BEGIN

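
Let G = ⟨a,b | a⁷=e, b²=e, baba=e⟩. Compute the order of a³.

Compute successive powers until reaching e:
  (a³)¹ = a³, (a³)² = a⁶, (a³)³ = a², (a³)⁴ = a⁵, (a³)⁵ = a, (a³)⁶ = a⁴, (a³)⁷ = e.
The smallest positive k with (a³)ᵏ = e is 7.

Answer: 7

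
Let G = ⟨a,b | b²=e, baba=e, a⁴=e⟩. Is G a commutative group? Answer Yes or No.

a·b = ab but b·a = a³b, so a·b ≠ b·a and G is not abelian.

Answer: No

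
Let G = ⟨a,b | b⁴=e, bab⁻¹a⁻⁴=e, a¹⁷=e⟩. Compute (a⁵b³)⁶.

Compute successive powers of (a⁵b³), reducing at each step:
  (a⁵b³)²: (a⁵b³) · a⁵ = a²b³;   (a²b³) · b³ = a²b²
  (a⁵b³)³: (a²b²) · a⁵ = a¹⁴b²;   (a¹⁴b²) · b³ = a¹⁴b
  (a⁵b³)⁴: (a¹⁴b) · a⁵ = b;   b · b³ = e
  (a⁵b³)⁵: e · a⁵ = a⁵;   (a⁵) · b³ = a⁵b³
  (a⁵b³)⁶: (a⁵b³) · a⁵ = a²b³;   (a²b³) · b³ = a²b²

Answer: a²b²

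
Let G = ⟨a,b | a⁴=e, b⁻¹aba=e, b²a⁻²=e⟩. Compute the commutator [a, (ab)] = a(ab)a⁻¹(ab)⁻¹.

[a, (ab)] = a·(ab)·a⁻¹·(ab)⁻¹.
  a · (ab) = b⁻¹
  (b⁻¹) · (a³) = ab⁻¹
  (ab⁻¹) · (ab⁻¹) = a²

Answer: a²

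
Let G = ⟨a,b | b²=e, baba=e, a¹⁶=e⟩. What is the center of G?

An element z ∈ Z(G) iff z commutes with every generator.
For example a⁸ is central: (a⁸)·a = a⁹ = a·(a⁸); (a⁸)·b = a⁸b = b·(a⁸).
Whereas a ∉ Z(G) since a·b = ab ≠ a¹⁵b = b·a.
Checking each of the 32 elements this way gives Z(G) = {e, a⁸}, of order 2.

Answer: {e, a⁸}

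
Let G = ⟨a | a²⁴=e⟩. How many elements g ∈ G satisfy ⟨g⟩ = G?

G is cyclic of order 24. An element generates G iff its order is 24, and a cyclic group of order 24 has exactly φ(24) = 8 such elements.

Answer: 8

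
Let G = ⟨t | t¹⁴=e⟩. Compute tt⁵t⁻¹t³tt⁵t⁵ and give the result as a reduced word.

Multiply left to right, reducing at each step:
  t · t⁵ = t⁶
  (t⁶) · t⁻¹ = t⁵
  (t⁵) · t³ = t⁸
  (t⁸) · t = t⁹
  (t⁹) · t⁵ = e
  e · t⁵ = t⁵

Answer: t⁵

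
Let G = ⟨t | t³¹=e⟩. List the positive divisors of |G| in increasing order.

|G| = 31 = 31. By Lagrange's theorem the order of any subgroup divides 31; the divisors of 31 are 1, 31.

Answer: 1, 31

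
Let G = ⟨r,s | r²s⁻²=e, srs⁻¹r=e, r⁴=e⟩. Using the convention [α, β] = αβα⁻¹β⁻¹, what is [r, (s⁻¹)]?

[r, (s⁻¹)] = r·(s⁻¹)·r⁻¹·(s⁻¹)⁻¹.
  r · (s⁻¹) = rs⁻¹
  (rs⁻¹) · (r³) = s
  s · s = r²

Answer: r²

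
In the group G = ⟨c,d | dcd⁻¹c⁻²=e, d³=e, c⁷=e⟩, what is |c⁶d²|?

Compute successive powers until reaching e:
  (c⁶d²)¹ = c⁶d², (c⁶d²)² = c²d, (c⁶d²)³ = e.
The smallest positive k with (c⁶d²)ᵏ = e is 3.

Answer: 3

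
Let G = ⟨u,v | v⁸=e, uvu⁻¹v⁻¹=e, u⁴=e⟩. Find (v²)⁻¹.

The order of (v²) is 4 (smallest k with (v²)ᵏ = e), so (v²)⁻¹ = (v²)³ = v⁶.
Check: (v²) · (v⁶) → (v²) · v⁶ = e, giving e as required.

Answer: v⁶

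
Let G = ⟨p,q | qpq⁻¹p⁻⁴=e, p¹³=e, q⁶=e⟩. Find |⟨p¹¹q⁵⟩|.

|⟨p¹¹q⁵⟩| equals the order of p¹¹q⁵. Compute successive powers until reaching e:
  (p¹¹q⁵)¹ = p¹¹q⁵, (p¹¹q⁵)² = p⁴q⁴, (p¹¹q⁵)³ = p¹²q³, (p¹¹q⁵)⁴ = pq², (p¹¹q⁵)⁵ = p⁸q, (p¹¹q⁵)⁶ = e.
The smallest positive k with (p¹¹q⁵)ᵏ = e is 6, so |⟨p¹¹q⁵⟩| = 6.

Answer: 6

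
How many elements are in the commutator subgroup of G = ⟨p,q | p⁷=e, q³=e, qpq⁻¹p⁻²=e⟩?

G' = [G, G] is generated by all commutators. The generator-pair commutators are: [p, q] = p⁶.
The subgroup they normally generate is {e, p, p², p³, p⁴, p⁵, p⁶}, of order 7.
Check: |G/G'| = 21/7 = 3 is the order of the abelianisation.

Answer: 7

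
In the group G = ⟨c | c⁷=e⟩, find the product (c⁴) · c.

Compute (c⁴) · c by multiplying left to right and reducing via the relations at each step:
  (c⁴) · c = c⁵

Answer: c⁵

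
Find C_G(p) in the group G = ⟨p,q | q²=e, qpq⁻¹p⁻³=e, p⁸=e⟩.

⟨p⟩ ⊆ C_G(p) since powers of p commute with p; so |C_G(p)| ≥ |⟨p⟩| = 8.
By orbit–stabilizer, |C_G(p)| = |G| / |conj. class of p| = 16 / 2 = 8.
The 8 elements commuting with p are {e, p, p², p³, p⁴, p⁵, p⁶, p⁷}.

Answer: {e, p, p², p³, p⁴, p⁵, p⁶, p⁷}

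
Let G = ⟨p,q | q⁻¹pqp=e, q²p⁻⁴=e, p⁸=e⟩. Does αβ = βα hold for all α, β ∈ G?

p·q = pq but q·p = p³q⁻¹, so p·q ≠ q·p and G is not abelian.

Answer: No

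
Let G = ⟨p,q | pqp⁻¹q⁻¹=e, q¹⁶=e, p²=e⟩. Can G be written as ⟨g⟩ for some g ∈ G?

|G| = 32, but the maximum element order in G is 16 < 32. No single element generates all of G, so G is not cyclic.

Answer: No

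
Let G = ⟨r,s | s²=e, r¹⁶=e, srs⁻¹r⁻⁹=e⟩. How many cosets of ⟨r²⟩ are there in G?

First find ord(r²) by computing successive powers:
  (r²)¹ = r², (r²)² = r⁴, (r²)³ = r⁶, (r²)⁴ = r⁸, (r²)⁵ = r¹⁰, (r²)⁶ = r¹², (r²)⁷ = r¹⁴, (r²)⁸ = e.
So |⟨r²⟩| = ord(r²) = 8. With |G| = 32, by Lagrange [G : ⟨r²⟩] = 32/8 = 4.

Answer: 4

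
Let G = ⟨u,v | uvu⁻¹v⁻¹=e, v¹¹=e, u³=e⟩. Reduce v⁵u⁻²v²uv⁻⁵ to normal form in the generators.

Multiply left to right, reducing at each step:
  (v⁵) · u⁻² = uv⁵
  (uv⁵) · v² = uv⁷
  (uv⁷) · u = u²v⁷
  (u²v⁷) · v⁻⁵ = u²v²

Answer: u²v²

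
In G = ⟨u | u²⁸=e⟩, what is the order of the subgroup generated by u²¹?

|⟨u²¹⟩| equals the order of u²¹. Compute successive powers until reaching e:
  (u²¹)¹ = u²¹, (u²¹)² = u¹⁴, (u²¹)³ = u⁷, (u²¹)⁴ = e.
The smallest positive k with (u²¹)ᵏ = e is 4, so |⟨u²¹⟩| = 4.

Answer: 4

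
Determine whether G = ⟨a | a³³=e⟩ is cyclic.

|G| = 33. The element a has order 33 (its powers give 33 distinct elements), so ⟨a⟩ = G and G is cyclic.

Answer: Yes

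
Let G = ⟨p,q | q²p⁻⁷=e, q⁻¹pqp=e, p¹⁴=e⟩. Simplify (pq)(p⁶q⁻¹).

Compute (pq) · (p⁶q⁻¹) by multiplying left to right and reducing via the relations at each step:
  (pq) · p⁶ = p²q⁻¹
  (p²q⁻¹) · q⁻¹ = p⁹

Answer: p⁹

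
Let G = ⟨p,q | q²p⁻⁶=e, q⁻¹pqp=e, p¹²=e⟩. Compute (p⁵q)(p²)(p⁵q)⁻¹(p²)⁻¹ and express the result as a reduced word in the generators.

[(p⁵q), (p²)] = (p⁵q)·(p²)·(p⁵q)⁻¹·(p²)⁻¹.
  (p⁵q) · (p²) = p³q
  (p³q) · (p⁵q⁻¹) = p¹⁰
  (p¹⁰) · (p¹⁰) = p⁸

Answer: p⁸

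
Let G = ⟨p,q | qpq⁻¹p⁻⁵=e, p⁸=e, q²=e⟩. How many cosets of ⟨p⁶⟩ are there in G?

First find ord(p⁶) by computing successive powers:
  (p⁶)¹ = p⁶, (p⁶)² = p⁴, (p⁶)³ = p², (p⁶)⁴ = e.
So |⟨p⁶⟩| = ord(p⁶) = 4. With |G| = 16, by Lagrange [G : ⟨p⁶⟩] = 16/4 = 4.

Answer: 4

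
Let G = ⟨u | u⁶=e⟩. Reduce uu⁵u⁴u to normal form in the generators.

Multiply left to right, reducing at each step:
  u · u⁵ = e
  e · u⁴ = u⁴
  (u⁴) · u = u⁵

Answer: u⁵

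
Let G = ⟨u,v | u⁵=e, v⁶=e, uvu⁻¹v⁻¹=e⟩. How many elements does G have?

Enumerate words in the generators, reducing via the relations: the distinct elements are
  {e, u, v, uv, u², u³, u⁴, v², v³, v⁴, v⁵, uv², uv³, uv⁴, uv⁵, u²v, u³v, u⁴v, u²v², u²v³, u²v⁴, u²v⁵, u³v², u³v³, u³v⁴, u³v⁵, u⁴v², u⁴v³, u⁴v⁴, u⁴v⁵}.
No further products give new elements, so |G| = 30.

Answer: 30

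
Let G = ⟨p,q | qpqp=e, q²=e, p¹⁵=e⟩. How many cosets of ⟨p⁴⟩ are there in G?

First find ord(p⁴) by computing successive powers:
  (p⁴)¹ = p⁴, (p⁴)² = p⁸, (p⁴)³ = p¹², (p⁴)⁴ = p, (p⁴)⁵ = p⁵, (p⁴)⁶ = p⁹, (p⁴)⁷ = p¹³, (p⁴)⁸ = p², (p⁴)⁹ = p⁶, (p⁴)¹⁰ = p¹⁰, (p⁴)¹¹ = p¹⁴, (p⁴)¹² = p³, (p⁴)¹³ = p⁷, (p⁴)¹⁴ = p¹¹, (p⁴)¹⁵ = e.
So |⟨p⁴⟩| = ord(p⁴) = 15. With |G| = 30, by Lagrange [G : ⟨p⁴⟩] = 30/15 = 2.

Answer: 2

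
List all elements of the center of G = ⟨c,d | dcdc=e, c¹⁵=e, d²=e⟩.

An element z ∈ Z(G) iff z commutes with every generator.
For example e is central: e·c = c = c·e; e·d = d = d·e.
Whereas c ∉ Z(G) since c·d = cd ≠ c¹⁴d = d·c.
Checking each of the 30 elements this way gives Z(G) = {e}, of order 1.

Answer: {e}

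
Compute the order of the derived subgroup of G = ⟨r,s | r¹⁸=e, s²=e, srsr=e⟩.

G' = [G, G] is generated by all commutators. The generator-pair commutators are: [r, s] = r².
The subgroup they normally generate is {e, r², r⁴, r⁶, r⁸, r¹⁰, r¹², r¹⁴, r¹⁶}, of order 9.
Check: |G/G'| = 36/9 = 4 is the order of the abelianisation.

Answer: 9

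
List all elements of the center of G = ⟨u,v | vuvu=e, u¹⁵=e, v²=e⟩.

An element z ∈ Z(G) iff z commutes with every generator.
For example e is central: e·u = u = u·e; e·v = v = v·e.
Whereas u ∉ Z(G) since u·v = uv ≠ u¹⁴v = v·u.
Checking each of the 30 elements this way gives Z(G) = {e}, of order 1.

Answer: {e}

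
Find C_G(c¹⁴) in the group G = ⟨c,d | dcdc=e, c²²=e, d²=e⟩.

⟨c¹⁴⟩ ⊆ C_G(c¹⁴) since powers of c¹⁴ commute with c¹⁴; so |C_G(c¹⁴)| ≥ |⟨c¹⁴⟩| = 11.
By orbit–stabilizer, |C_G(c¹⁴)| = |G| / |conj. class of c¹⁴| = 44 / 2 = 22.
The 22 elements commuting with c¹⁴ are {e, c, c², c³, c⁴, c⁵, c⁶, c⁷, c⁸, c⁹, c¹⁰, c¹¹, c¹², c¹³, c¹⁴, c¹⁵, c¹⁶, c¹⁷, c¹⁸, c¹⁹, c²⁰, c²¹}.

Answer: {e, c, c², c³, c⁴, c⁵, c⁶, c⁷, c⁸, c⁹, c¹⁰, c¹¹, c¹², c¹³, c¹⁴, c¹⁵, c¹⁶, c¹⁷, c¹⁸, c¹⁹, c²⁰, c²¹}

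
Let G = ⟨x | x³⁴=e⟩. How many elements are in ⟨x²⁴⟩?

|⟨x²⁴⟩| equals the order of x²⁴. Compute successive powers until reaching e:
  (x²⁴)¹ = x²⁴, (x²⁴)² = x¹⁴, (x²⁴)³ = x⁴, (x²⁴)⁴ = x²⁸, (x²⁴)⁵ = x¹⁸, (x²⁴)⁶ = x⁸, (x²⁴)⁷ = x³², (x²⁴)⁸ = x²², (x²⁴)⁹ = x¹², (x²⁴)¹⁰ = x², (x²⁴)¹¹ = x²⁶, (x²⁴)¹² = x¹⁶, (x²⁴)¹³ = x⁶, (x²⁴)¹⁴ = x³⁰, (x²⁴)¹⁵ = x²⁰, (x²⁴)¹⁶ = x¹⁰, (x²⁴)¹⁷ = e.
The smallest positive k with (x²⁴)ᵏ = e is 17, so |⟨x²⁴⟩| = 17.

Answer: 17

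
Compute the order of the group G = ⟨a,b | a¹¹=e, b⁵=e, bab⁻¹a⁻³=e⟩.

Enumerate words in the generators, reducing via the relations: the distinct elements are
  {a, b, e, ab, a², a³, a⁴, a⁵, a⁶, a⁷, a⁸, a⁹, b², b³, b⁴, ab², ab³, ab⁴, a²b, a³b, a¹⁰, a⁴b, a⁵b, a⁶b, a⁷b, a⁸b, a⁹b, a²b², a²b³, a²b⁴, a³b², a³b³, a³b⁴, a¹⁰b, a⁴b², a⁴b³, a⁴b⁴, a⁵b², a⁵b³, a⁵b⁴, a⁶b², a⁶b³, a⁶b⁴, a⁷b², a⁷b³, a⁷b⁴, a⁸b², a⁸b³, a⁸b⁴, a⁹b², a⁹b³, a⁹b⁴, a¹⁰b², a¹⁰b³, a¹⁰b⁴}.
No further products give new elements, so |G| = 55.

Answer: 55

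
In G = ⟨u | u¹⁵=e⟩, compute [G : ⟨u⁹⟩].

First find ord(u⁹) by computing successive powers:
  (u⁹)¹ = u⁹, (u⁹)² = u³, (u⁹)³ = u¹², (u⁹)⁴ = u⁶, (u⁹)⁵ = e.
So |⟨u⁹⟩| = ord(u⁹) = 5. With |G| = 15, by Lagrange [G : ⟨u⁹⟩] = 15/5 = 3.

Answer: 3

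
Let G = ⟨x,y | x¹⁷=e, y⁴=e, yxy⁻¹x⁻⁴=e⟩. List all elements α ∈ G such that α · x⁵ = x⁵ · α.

⟨x⁵⟩ ⊆ C_G(x⁵) since powers of x⁵ commute with x⁵; so |C_G(x⁵)| ≥ |⟨x⁵⟩| = 17.
By orbit–stabilizer, |C_G(x⁵)| = |G| / |conj. class of x⁵| = 68 / 4 = 17.
The 17 elements commuting with x⁵ are {e, x, x², x³, x⁴, x⁵, x⁶, x⁷, x⁸, x⁹, x¹⁰, x¹¹, x¹², x¹³, x¹⁴, x¹⁵, x¹⁶}.

Answer: {e, x, x², x³, x⁴, x⁵, x⁶, x⁷, x⁸, x⁹, x¹⁰, x¹¹, x¹², x¹³, x¹⁴, x¹⁵, x¹⁶}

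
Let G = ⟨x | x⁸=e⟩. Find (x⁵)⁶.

Compute successive powers of (x⁵), reducing at each step:
  (x⁵)²: (x⁵) · x⁵ = x²
  (x⁵)³: (x²) · x⁵ = x⁷
  (x⁵)⁴: (x⁷) · x⁵ = x⁴
  (x⁵)⁵: (x⁴) · x⁵ = x
  (x⁵)⁶: x · x⁵ = x⁶

Answer: x⁶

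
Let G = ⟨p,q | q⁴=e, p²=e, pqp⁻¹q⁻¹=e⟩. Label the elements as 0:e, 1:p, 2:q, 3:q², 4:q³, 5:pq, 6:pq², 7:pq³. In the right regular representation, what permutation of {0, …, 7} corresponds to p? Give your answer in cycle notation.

(0 1)(2 5)(3 6)(4 7)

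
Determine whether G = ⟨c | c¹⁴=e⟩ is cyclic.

|G| = 14. The element c has order 14 (its powers give 14 distinct elements), so ⟨c⟩ = G and G is cyclic.

Answer: Yes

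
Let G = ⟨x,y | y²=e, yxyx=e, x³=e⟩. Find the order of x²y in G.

Compute successive powers until reaching e:
  (x²y)¹ = x²y, (x²y)² = e.
The smallest positive k with (x²y)ᵏ = e is 2.

Answer: 2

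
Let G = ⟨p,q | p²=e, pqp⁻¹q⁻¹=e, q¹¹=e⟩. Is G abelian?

Each pair of generators commutes: p·q = pq = q·p. Since the generators pairwise commute, every element of G commutes with every other, so G is abelian.

Answer: Yes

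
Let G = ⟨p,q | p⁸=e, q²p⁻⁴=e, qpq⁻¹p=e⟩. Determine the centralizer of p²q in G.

⟨p²q⟩ ⊆ C_G(p²q) since powers of p²q commute with p²q; so |C_G(p²q)| ≥ |⟨p²q⟩| = 4.
By orbit–stabilizer, |C_G(p²q)| = |G| / |conj. class of p²q| = 16 / 4 = 4.
The 4 elements commuting with p²q are {e, p⁴, p²q, p²q⁻¹}.

Answer: {e, p⁴, p²q, p²q⁻¹}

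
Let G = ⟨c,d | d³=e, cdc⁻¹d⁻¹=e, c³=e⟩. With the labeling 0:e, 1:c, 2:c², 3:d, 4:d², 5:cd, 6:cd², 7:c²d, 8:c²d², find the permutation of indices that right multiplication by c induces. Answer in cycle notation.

(0 1 2)(3 5 7)(4 6 8)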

END

__Exercise aim__. From the line that contains "Let G = ⟨p,q | p⁸=e, q²p⁻⁴=e, qpq⁻¹p=e⟩." down to the last line above, print each line exactly as it appears.

__Answer area__.
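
Let G = ⟨p,q | p⁸=e, q²p⁻⁴=e, qpq⁻¹p=e⟩. Determine the centralizer of p²q in G.

⟨p²q⟩ ⊆ C_G(p²q) since powers of p²q commute with p²q; so |C_G(p²q)| ≥ |⟨p²q⟩| = 4.
By orbit–stabilizer, |C_G(p²q)| = |G| / |conj. class of p²q| = 16 / 4 = 4.
The 4 elements commuting with p²q are {e, p⁴, p²q, p²q⁻¹}.

Answer: {e, p⁴, p²q, p²q⁻¹}

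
Let G = ⟨c,d | d³=e, cdc⁻¹d⁻¹=e, c³=e⟩. With the labeling 0:e, 1:c, 2:c², 3:d, 4:d², 5:cd, 6:cd², 7:c²d, 8:c²d², find the permutation of indices that right multiplication by c induces. Answer in cycle notation.

(0 1 2)(3 5 7)(4 6 8)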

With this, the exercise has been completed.